'''
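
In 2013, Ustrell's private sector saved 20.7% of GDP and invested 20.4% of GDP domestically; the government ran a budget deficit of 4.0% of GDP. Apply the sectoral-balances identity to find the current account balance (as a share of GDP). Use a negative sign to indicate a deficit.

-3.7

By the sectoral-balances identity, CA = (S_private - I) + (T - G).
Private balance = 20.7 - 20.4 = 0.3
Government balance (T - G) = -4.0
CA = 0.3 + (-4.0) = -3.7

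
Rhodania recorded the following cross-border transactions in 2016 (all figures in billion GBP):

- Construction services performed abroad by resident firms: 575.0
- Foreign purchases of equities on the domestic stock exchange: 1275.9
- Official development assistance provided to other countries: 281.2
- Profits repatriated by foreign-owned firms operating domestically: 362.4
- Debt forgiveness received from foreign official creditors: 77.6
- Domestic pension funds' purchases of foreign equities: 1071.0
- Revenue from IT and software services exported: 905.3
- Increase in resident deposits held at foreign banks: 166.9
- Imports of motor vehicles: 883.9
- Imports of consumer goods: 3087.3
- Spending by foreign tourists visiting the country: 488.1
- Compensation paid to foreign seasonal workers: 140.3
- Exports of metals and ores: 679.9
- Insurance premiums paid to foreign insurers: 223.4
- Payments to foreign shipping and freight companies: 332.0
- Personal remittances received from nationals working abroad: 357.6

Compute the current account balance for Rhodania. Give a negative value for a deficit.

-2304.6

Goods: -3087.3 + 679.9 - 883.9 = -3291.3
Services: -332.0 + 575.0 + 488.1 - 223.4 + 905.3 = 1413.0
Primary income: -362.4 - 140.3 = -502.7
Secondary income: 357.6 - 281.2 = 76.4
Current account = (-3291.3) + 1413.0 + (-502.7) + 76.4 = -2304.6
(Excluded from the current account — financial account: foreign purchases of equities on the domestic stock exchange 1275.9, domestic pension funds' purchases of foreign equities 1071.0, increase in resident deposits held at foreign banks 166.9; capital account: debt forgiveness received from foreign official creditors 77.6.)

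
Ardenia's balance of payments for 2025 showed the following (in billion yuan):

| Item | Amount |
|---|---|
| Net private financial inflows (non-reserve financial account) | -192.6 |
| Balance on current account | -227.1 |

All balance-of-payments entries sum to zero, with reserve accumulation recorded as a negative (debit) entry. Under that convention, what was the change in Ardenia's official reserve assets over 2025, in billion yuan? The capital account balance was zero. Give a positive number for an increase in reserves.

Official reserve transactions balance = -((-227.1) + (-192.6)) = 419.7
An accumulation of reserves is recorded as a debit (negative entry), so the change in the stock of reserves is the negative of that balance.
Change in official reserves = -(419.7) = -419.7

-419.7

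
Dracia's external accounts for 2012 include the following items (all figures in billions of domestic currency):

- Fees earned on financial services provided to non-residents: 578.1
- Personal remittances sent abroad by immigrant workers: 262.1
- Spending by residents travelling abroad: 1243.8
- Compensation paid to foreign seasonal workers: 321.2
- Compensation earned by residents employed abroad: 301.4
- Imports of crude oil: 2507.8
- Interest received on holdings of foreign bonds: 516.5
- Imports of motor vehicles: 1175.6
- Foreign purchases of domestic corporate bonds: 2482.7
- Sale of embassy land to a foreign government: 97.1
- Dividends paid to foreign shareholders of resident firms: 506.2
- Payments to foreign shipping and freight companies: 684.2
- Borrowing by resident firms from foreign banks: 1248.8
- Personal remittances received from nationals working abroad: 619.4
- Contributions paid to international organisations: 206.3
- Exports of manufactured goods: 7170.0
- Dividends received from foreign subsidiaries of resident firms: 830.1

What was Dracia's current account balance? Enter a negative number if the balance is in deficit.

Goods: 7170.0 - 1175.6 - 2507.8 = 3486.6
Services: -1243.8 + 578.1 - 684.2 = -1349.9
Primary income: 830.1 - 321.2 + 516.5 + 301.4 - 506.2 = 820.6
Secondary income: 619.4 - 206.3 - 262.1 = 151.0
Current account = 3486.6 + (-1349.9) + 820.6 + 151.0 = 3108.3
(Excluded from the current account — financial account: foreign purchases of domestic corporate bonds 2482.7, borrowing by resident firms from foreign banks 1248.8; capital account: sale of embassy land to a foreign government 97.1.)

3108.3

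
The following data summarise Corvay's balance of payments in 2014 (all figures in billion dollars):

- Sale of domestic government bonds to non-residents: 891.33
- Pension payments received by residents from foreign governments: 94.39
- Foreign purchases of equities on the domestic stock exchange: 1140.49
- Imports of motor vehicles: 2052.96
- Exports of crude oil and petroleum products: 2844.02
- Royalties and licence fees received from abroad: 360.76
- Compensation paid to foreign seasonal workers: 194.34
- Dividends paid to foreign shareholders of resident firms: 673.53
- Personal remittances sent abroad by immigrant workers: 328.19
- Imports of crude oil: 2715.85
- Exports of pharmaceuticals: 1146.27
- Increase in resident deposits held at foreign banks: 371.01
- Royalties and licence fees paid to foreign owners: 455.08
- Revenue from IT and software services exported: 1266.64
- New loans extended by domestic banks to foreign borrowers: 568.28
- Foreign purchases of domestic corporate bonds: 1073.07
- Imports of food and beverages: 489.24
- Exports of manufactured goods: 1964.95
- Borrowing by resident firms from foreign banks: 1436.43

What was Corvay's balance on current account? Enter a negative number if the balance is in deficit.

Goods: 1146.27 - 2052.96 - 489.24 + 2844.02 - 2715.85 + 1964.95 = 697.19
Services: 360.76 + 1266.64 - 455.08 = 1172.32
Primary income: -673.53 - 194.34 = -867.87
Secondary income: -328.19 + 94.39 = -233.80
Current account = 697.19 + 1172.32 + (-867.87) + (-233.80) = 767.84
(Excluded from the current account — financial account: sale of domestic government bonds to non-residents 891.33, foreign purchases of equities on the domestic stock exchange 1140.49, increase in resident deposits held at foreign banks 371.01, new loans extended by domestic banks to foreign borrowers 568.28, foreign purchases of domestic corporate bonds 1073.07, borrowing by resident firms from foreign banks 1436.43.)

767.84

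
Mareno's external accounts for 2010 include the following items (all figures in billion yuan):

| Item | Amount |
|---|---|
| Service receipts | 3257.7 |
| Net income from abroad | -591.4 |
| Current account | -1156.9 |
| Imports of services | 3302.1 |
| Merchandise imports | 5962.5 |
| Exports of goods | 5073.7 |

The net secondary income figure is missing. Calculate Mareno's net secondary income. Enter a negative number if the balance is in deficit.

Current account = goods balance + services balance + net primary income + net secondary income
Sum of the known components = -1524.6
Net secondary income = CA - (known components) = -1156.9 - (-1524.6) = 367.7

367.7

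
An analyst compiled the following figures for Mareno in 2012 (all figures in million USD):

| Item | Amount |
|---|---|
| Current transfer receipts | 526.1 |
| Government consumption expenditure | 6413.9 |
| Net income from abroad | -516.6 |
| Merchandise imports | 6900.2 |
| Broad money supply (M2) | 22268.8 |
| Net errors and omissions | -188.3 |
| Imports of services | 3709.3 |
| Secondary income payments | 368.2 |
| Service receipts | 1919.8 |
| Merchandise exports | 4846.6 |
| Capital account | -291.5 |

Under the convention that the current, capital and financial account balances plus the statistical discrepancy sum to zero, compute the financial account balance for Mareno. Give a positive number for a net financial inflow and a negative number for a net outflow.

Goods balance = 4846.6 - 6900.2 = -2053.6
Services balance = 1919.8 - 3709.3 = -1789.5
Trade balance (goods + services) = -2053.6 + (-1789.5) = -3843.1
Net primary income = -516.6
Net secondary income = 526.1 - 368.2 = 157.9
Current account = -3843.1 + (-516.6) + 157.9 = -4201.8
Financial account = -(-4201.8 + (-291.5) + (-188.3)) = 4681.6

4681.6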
'''
'''
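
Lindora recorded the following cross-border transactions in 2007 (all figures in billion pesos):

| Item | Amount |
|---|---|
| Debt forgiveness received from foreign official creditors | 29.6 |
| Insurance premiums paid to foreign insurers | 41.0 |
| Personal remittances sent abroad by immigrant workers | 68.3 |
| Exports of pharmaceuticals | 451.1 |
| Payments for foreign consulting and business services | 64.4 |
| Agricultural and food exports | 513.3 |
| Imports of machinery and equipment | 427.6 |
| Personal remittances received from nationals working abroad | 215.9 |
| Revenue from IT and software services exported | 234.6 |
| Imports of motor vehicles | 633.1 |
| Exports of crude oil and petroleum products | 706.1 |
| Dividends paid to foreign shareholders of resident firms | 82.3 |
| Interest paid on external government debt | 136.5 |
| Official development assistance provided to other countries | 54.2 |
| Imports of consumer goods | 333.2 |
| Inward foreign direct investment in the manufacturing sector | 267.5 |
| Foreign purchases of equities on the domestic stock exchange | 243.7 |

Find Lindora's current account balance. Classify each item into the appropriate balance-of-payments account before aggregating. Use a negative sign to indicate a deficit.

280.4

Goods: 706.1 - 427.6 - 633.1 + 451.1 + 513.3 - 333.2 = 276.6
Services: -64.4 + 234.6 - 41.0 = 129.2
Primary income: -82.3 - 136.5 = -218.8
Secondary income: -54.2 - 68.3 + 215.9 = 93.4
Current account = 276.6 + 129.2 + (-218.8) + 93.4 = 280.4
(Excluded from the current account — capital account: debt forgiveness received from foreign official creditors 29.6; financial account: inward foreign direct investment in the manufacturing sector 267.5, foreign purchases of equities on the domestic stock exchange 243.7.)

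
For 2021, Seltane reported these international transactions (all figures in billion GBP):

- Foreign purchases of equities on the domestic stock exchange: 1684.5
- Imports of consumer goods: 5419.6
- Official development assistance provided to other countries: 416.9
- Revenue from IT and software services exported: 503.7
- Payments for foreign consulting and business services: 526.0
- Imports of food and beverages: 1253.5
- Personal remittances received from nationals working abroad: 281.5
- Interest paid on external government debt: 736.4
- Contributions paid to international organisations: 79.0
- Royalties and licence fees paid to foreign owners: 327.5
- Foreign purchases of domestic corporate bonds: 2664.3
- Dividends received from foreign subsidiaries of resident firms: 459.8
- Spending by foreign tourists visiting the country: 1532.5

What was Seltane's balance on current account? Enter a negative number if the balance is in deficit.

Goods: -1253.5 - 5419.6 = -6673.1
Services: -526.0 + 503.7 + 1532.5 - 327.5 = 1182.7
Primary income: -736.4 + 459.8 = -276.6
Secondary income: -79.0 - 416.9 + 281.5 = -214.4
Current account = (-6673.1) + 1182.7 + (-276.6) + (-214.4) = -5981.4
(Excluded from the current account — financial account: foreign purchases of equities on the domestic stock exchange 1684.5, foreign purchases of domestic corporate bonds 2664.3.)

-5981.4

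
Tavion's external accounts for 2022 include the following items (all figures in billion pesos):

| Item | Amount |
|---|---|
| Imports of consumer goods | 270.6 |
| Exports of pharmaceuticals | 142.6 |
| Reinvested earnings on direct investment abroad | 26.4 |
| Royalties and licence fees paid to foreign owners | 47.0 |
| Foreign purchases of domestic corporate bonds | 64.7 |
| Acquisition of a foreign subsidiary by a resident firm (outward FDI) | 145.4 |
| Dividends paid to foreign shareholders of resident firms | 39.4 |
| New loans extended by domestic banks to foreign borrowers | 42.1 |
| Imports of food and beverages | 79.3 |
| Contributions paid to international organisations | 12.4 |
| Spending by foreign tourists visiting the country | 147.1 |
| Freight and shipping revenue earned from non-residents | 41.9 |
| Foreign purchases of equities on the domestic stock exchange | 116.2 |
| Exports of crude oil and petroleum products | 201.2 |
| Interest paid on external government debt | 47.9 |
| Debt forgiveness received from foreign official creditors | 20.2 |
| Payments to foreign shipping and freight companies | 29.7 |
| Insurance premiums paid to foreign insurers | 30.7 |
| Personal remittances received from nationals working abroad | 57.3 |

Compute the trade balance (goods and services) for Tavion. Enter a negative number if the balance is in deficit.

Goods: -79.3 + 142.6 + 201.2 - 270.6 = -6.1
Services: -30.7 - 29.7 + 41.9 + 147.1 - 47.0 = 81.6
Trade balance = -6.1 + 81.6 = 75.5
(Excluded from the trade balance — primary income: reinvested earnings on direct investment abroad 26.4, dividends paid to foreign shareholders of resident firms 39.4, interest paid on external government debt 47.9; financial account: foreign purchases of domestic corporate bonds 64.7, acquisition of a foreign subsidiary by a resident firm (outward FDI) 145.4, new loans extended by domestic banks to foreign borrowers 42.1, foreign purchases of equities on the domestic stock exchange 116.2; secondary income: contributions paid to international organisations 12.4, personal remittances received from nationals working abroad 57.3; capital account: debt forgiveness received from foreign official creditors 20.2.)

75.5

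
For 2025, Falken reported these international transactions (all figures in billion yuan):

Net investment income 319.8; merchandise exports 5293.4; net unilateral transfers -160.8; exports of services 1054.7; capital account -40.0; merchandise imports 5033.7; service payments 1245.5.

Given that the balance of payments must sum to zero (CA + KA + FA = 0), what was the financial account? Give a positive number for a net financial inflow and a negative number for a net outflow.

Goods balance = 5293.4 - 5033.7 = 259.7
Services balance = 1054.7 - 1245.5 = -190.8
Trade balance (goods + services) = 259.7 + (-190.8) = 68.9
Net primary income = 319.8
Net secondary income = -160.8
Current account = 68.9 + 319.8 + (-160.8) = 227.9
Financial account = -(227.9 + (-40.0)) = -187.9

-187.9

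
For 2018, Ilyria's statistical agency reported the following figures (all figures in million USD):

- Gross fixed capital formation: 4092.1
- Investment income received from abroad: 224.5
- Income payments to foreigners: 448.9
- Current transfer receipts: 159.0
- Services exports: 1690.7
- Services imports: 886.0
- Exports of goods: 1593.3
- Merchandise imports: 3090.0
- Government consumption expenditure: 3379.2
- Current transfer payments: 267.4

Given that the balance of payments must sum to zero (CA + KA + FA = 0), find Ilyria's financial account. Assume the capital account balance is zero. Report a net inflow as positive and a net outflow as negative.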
'''
'''
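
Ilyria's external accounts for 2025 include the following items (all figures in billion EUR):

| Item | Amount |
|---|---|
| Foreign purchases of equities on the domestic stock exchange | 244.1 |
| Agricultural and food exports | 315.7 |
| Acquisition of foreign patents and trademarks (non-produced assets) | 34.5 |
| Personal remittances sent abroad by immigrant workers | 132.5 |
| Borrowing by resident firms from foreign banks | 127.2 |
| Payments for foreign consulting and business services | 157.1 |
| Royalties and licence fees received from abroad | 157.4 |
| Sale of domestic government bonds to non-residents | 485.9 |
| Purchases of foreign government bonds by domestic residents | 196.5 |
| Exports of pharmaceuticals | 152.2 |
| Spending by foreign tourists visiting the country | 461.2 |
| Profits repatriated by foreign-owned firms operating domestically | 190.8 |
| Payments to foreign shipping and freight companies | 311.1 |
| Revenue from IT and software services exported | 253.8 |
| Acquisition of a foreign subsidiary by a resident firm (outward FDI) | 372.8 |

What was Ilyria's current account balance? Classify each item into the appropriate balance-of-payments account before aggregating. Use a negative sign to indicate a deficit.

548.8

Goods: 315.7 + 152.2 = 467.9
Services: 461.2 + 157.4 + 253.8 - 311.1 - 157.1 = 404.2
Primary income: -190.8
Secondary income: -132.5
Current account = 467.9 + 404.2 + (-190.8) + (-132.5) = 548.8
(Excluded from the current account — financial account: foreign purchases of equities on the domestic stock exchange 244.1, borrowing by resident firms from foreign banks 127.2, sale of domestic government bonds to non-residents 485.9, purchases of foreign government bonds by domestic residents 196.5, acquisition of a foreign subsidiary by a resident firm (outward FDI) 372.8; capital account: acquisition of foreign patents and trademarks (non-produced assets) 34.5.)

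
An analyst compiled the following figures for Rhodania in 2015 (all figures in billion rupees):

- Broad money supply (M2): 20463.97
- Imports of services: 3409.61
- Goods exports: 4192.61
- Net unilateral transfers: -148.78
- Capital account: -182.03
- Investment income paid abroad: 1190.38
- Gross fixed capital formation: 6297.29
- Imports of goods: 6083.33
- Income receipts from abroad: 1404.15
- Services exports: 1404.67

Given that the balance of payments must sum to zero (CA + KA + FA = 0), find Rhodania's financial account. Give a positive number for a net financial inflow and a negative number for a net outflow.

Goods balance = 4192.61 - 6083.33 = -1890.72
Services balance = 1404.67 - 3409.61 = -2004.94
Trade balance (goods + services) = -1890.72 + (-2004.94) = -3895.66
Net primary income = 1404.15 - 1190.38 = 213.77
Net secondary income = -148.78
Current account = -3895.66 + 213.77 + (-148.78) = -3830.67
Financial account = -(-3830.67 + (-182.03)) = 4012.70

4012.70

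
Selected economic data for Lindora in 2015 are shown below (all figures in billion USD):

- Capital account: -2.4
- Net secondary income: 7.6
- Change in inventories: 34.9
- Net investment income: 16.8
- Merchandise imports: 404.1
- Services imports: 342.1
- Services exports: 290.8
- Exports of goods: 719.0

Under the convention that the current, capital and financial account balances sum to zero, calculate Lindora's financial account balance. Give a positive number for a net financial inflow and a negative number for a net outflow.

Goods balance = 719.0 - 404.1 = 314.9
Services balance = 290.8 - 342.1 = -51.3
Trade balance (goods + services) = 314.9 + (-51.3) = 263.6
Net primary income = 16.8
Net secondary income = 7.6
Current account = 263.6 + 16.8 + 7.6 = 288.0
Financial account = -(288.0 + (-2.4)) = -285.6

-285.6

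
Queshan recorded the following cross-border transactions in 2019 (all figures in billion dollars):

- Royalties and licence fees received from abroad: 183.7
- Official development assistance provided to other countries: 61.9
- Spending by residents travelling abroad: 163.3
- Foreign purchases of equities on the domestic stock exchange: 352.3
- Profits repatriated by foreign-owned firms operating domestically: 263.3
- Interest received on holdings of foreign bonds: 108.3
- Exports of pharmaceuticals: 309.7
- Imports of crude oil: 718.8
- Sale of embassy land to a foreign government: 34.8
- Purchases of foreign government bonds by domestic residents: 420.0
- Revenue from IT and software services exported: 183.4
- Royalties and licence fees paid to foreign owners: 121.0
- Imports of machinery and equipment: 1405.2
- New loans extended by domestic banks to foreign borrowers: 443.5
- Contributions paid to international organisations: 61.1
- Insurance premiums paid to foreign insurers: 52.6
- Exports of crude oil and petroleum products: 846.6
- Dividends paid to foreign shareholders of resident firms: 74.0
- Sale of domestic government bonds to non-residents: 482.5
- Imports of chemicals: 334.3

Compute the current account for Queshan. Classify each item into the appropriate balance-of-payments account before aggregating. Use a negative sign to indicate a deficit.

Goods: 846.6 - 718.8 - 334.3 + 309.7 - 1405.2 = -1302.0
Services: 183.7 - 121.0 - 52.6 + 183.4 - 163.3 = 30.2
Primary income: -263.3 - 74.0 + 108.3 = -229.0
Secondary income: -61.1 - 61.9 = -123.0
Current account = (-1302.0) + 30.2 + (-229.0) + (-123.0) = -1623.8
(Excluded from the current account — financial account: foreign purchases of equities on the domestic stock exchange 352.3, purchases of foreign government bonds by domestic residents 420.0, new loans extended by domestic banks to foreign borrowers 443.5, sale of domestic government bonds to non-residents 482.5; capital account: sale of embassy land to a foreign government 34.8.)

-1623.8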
'''
→ YOUR INSTRUCTIONS:
In the listing above, locate the line with "- Gross fixed capital formation: 4092.1" and the line with "- Current transfer payments: 267.4", then extract exactly those lines and every line between them, and nothing more.

→ RESPONSE:
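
- Gross fixed capital formation: 4092.1
- Investment income received from abroad: 224.5
- Income payments to foreigners: 448.9
- Current transfer receipts: 159.0
- Services exports: 1690.7
- Services imports: 886.0
- Exports of goods: 1593.3
- Merchandise imports: 3090.0
- Government consumption expenditure: 3379.2
- Current transfer payments: 267.4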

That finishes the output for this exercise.